- Opening Delimiter -
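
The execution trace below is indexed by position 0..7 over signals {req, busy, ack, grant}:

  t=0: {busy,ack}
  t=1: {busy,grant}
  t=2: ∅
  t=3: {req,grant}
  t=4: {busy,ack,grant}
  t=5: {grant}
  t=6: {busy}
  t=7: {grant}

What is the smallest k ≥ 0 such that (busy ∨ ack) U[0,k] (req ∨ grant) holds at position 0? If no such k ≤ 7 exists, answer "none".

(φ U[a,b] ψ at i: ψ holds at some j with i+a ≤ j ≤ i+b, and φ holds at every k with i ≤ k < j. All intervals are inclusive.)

Need earliest j ≥ 0 with (req ∨ grant), and (busy ∨ ack) at every k in [0,j-1].
  j=0: rhs fails.
  j=1: rhs holds; lhs holds on [0,0]. k = 1.

1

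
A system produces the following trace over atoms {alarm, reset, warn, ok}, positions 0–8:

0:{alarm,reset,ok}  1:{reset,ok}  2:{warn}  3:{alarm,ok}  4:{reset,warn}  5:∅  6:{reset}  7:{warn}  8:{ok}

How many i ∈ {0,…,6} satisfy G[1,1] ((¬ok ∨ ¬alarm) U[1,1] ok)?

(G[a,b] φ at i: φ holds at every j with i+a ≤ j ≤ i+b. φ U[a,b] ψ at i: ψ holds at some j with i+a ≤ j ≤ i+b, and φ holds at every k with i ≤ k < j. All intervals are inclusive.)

Evaluate at each i in [0,6]:
  i=0: ✗ (fails at j=1)
  i=1: ✓ (all of [2,2])
  i=2: ✗ (fails at j=3)
  i=3: ✗ (fails at j=4)
  i=4: ✗ (fails at j=5)
  i=5: ✗ (fails at j=6)
  i=6: ✓ (all of [7,7])
Positions where it holds: {1, 6} → 2.

2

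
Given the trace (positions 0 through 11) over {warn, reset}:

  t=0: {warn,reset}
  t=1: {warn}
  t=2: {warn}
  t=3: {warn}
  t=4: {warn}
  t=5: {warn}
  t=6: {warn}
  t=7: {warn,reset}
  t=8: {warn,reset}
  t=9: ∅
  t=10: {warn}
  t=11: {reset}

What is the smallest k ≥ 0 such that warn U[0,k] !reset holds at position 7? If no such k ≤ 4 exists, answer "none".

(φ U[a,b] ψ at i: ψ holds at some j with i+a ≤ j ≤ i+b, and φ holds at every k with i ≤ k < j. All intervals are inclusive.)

2

Need earliest j ≥ 7 with !reset, and warn at every k in [7,j-1].
  j=7: rhs fails.
  j=8: rhs fails.
  j=9: rhs holds; lhs holds on [7,8]. k = 2.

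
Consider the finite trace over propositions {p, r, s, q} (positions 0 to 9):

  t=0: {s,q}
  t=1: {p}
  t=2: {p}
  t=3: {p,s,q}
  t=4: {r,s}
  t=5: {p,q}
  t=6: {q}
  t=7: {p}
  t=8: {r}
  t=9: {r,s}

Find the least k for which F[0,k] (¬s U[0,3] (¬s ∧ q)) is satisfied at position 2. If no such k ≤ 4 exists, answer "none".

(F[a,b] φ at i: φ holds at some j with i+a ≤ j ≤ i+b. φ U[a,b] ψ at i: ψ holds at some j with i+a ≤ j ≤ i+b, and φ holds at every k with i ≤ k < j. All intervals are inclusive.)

Scan j = 2,3,… for (¬s U[0,3] (¬s ∧ q)):
  j=2: fails
  j=3: fails
  j=4: fails
  j=5: holds
First hit at j=5, so smallest k = 5-2 = 3.

3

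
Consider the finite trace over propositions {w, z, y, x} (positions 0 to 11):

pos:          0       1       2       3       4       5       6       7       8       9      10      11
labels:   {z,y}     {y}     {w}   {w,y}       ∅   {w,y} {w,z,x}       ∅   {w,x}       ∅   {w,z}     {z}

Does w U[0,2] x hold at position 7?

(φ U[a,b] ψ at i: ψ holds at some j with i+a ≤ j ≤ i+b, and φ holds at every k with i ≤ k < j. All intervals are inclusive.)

Does not hold

Need some j in [7,9] with x, and w at every k in [7,j-1].
  j=7: x false.
  j=8: x holds, but w fails at k=7 → not this j.
  j=9: x false.
No j in the window works → until fails.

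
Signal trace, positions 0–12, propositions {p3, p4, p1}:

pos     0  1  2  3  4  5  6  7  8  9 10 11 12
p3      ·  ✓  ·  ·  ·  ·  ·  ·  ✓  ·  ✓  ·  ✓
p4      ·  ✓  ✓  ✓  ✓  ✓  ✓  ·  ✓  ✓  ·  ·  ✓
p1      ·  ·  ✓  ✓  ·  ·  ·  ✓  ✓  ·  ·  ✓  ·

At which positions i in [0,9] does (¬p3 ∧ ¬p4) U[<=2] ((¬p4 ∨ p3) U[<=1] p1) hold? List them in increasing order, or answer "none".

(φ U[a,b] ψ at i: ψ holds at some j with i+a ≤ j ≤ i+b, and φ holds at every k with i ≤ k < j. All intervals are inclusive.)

Evaluate at each i in [0,9]:
  i=0: ✓ (rhs at j=1; lhs holds on [0,0])
  i=1: ✓ (rhs at j=1)
  i=2: ✓ (rhs at j=2)
  i=3: ✓ (rhs at j=3)
  i=4: ✗ (no rhs in [4,6])
  i=5: ✗ (lhs fails at k=5 before rhs at j=7)
  i=6: ✗ (lhs fails at k=6 before rhs at j=7)
  i=7: ✓ (rhs at j=7)
  i=8: ✓ (rhs at j=8)
  i=9: ✗ (lhs fails at k=9 before rhs at j=10)

0, 1, 2, 3, 7, 8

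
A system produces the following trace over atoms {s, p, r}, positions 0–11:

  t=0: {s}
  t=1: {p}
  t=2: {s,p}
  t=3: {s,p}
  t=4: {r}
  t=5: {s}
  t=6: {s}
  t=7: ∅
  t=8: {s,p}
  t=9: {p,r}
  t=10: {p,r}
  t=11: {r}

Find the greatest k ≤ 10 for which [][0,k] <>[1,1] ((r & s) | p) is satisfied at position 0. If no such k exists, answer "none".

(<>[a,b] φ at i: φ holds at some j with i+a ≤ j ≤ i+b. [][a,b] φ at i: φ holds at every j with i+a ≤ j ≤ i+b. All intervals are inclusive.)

2

<>[1,1] ((r & s) | p) must hold from j=0 onward; find where it first fails.
  j=0: holds
  j=1: holds
  j=2: holds
  j=3: fails
Holds on [0,2], so largest k = 2.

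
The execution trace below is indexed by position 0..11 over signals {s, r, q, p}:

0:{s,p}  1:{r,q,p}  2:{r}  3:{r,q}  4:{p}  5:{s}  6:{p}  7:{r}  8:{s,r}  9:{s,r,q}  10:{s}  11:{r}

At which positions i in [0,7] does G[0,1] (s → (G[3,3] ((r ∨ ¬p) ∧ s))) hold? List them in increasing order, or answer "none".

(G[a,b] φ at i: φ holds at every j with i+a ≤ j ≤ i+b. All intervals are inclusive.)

1, 2, 3, 4, 5, 6

Evaluate at each i in [0,7]:
  i=0: ✗ (fails at j=0)
  i=1: ✓ (all of [1,2])
  i=2: ✓ (all of [2,3])
  i=3: ✓ (all of [3,4])
  i=4: ✓ (all of [4,5])
  i=5: ✓ (all of [5,6])
  i=6: ✓ (all of [6,7])
  i=7: ✗ (fails at j=8)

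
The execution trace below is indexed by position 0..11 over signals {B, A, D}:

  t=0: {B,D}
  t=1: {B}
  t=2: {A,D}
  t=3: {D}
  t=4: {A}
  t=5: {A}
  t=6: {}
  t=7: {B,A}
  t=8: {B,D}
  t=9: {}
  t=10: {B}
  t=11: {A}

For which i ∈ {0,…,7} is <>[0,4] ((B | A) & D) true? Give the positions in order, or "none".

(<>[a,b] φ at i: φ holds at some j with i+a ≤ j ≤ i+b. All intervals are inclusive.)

0, 1, 2, 4, 5, 6, 7

Evaluate at each i in [0,7]:
  i=0: ✓ (witness j=0)
  i=1: ✓ (witness j=2)
  i=2: ✓ (witness j=2)
  i=3: ✗ (none in [3,7])
  i=4: ✓ (witness j=8)
  i=5: ✓ (witness j=8)
  i=6: ✓ (witness j=8)
  i=7: ✓ (witness j=8)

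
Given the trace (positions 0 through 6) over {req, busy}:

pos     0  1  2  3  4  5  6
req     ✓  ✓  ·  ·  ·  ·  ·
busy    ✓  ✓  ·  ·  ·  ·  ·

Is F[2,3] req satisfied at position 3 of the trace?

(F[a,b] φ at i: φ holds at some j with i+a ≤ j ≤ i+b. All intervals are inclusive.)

False

Check req at each j in [5,6]:
  j=5: false
  j=6: false
No position in the window satisfies it → formula fails.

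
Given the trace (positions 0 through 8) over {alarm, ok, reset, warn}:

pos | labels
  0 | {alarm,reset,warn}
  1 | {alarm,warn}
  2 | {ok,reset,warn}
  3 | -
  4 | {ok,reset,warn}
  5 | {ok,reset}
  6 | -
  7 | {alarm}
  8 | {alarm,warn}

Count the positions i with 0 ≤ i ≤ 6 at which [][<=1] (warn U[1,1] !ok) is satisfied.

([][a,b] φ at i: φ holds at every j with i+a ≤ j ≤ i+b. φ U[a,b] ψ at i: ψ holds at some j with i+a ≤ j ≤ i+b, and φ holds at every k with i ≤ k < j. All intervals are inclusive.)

Evaluate at each i in [0,6]:
  i=0: ✗ (fails at j=1)
  i=1: ✗ (fails at j=1)
  i=2: ✗ (fails at j=3)
  i=3: ✗ (fails at j=3)
  i=4: ✗ (fails at j=4)
  i=5: ✗ (fails at j=5)
  i=6: ✗ (fails at j=6)
Positions where it holds: {} → 0.

0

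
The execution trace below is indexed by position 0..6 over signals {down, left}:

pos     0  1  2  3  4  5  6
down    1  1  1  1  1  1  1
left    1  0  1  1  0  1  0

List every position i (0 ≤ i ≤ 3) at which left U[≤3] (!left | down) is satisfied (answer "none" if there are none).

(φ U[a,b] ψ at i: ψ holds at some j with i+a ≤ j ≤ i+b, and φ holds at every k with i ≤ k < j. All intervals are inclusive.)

0, 1, 2, 3

Evaluate at each i in [0,3]:
  i=0: ✓ (rhs at j=0)
  i=1: ✓ (rhs at j=1)
  i=2: ✓ (rhs at j=2)
  i=3: ✓ (rhs at j=3)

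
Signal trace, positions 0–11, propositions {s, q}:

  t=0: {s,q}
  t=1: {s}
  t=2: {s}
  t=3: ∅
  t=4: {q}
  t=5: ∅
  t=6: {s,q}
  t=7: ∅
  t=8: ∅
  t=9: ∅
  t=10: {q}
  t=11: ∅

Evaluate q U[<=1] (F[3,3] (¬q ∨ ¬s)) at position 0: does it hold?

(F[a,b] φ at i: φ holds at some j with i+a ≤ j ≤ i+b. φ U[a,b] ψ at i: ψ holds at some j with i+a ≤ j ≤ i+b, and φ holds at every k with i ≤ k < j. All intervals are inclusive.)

Yes

Need some j in [0,1] with F[3,3] (¬q ∨ ¬s), and q at every k in [0,j-1].
  j=0: F[3,3] (¬q ∨ ¬s) holds; no prefix to check → satisfied.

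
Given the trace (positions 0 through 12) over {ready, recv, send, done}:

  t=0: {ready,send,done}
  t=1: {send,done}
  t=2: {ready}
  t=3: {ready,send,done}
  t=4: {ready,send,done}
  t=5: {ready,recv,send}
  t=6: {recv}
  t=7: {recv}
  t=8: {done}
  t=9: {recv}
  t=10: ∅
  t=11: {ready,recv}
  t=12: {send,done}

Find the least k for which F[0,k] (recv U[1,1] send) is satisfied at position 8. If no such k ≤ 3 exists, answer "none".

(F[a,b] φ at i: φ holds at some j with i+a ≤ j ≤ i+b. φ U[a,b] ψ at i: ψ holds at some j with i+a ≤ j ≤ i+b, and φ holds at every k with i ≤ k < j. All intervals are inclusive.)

3

Scan j = 8,9,… for (recv U[1,1] send):
  j=8: fails
  j=9: fails
  j=10: fails
  j=11: holds
First hit at j=11, so smallest k = 11-8 = 3.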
- Closing Delimiter -
• WHAT THE TASK ASKS
Every line above in which the word "least" occurs is to be copied.

• TASK RESULT
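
Find the least k for which F[0,k] (¬s U[0,3] (¬s ∧ q)) is satisfied at position 2. If no such k ≤ 4 exists, answer "none".
Find the least k for which F[0,k] (recv U[1,1] send) is satisfied at position 8. If no such k ≤ 3 exists, answer "none".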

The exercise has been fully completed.